■ **WHAT IS BEING ASKED**
Taking the line that contains "Consider the UTF-8" as the starting point, give again exactly every line up to and including the last line of the records below.

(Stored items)
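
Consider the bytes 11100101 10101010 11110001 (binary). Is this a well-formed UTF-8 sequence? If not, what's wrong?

Leading byte 0xE5 = 11100101 → 3-byte form.
Byte 3 is 0xF1 = 11110001, which is not 10xxxxxx — expected a continuation byte.

invalid (non-continuation byte where continuation expected)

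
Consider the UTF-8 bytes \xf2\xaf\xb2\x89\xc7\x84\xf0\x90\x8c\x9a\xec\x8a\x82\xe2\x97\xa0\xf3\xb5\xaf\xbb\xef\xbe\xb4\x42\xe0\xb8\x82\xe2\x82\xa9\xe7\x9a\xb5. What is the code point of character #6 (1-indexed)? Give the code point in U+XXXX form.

Offset 0: leading byte 0xF2 = 11110010 → 4-byte char #1 = F2 AF B2 89.
Offset 4: leading byte 0xC7 = 11000111 → 2-byte char #2 = C7 84.
Offset 6: leading byte 0xF0 = 11110000 → 4-byte char #3 = F0 90 8C 9A.
Offset 10: leading byte 0xEC = 11101100 → 3-byte char #4 = EC 8A 82.
Offset 13: leading byte 0xE2 = 11100010 → 3-byte char #5 = E2 97 A0.
Offset 16: leading byte 0xF3 = 11110011 → 4-byte char #6 = F3 B5 AF BB.
Leading byte 0xF3 = 11110011 matches 11110xxx → 4-byte sequence.
Byte 1: 0xF3 = 11110011, payload 011 (3 bits).
Byte 2: 0xB5 = 10110101 (10xxxxxx ✓), payload 110101.
Byte 3: 0xAF = 10101111 (10xxxxxx ✓), payload 101111.
Byte 4: 0xBB = 10111011 (10xxxxxx ✓), payload 111011.
Concatenate: 011110101101111111011 = 0xF5BFB (21 bits → U+F5BFB).

U+F5BFB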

■ **RESULT OF THIS EXERCISE**
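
Consider the UTF-8 bytes \xf2\xaf\xb2\x89\xc7\x84\xf0\x90\x8c\x9a\xec\x8a\x82\xe2\x97\xa0\xf3\xb5\xaf\xbb\xef\xbe\xb4\x42\xe0\xb8\x82\xe2\x82\xa9\xe7\x9a\xb5. What is the code point of character #6 (1-indexed)? Give the code point in U+XXXX form.

Offset 0: leading byte 0xF2 = 11110010 → 4-byte char #1 = F2 AF B2 89.
Offset 4: leading byte 0xC7 = 11000111 → 2-byte char #2 = C7 84.
Offset 6: leading byte 0xF0 = 11110000 → 4-byte char #3 = F0 90 8C 9A.
Offset 10: leading byte 0xEC = 11101100 → 3-byte char #4 = EC 8A 82.
Offset 13: leading byte 0xE2 = 11100010 → 3-byte char #5 = E2 97 A0.
Offset 16: leading byte 0xF3 = 11110011 → 4-byte char #6 = F3 B5 AF BB.
Leading byte 0xF3 = 11110011 matches 11110xxx → 4-byte sequence.
Byte 1: 0xF3 = 11110011, payload 011 (3 bits).
Byte 2: 0xB5 = 10110101 (10xxxxxx ✓), payload 110101.
Byte 3: 0xAF = 10101111 (10xxxxxx ✓), payload 101111.
Byte 4: 0xBB = 10111011 (10xxxxxx ✓), payload 111011.
Concatenate: 011110101101111111011 = 0xF5BFB (21 bits → U+F5BFB).

U+F5BFB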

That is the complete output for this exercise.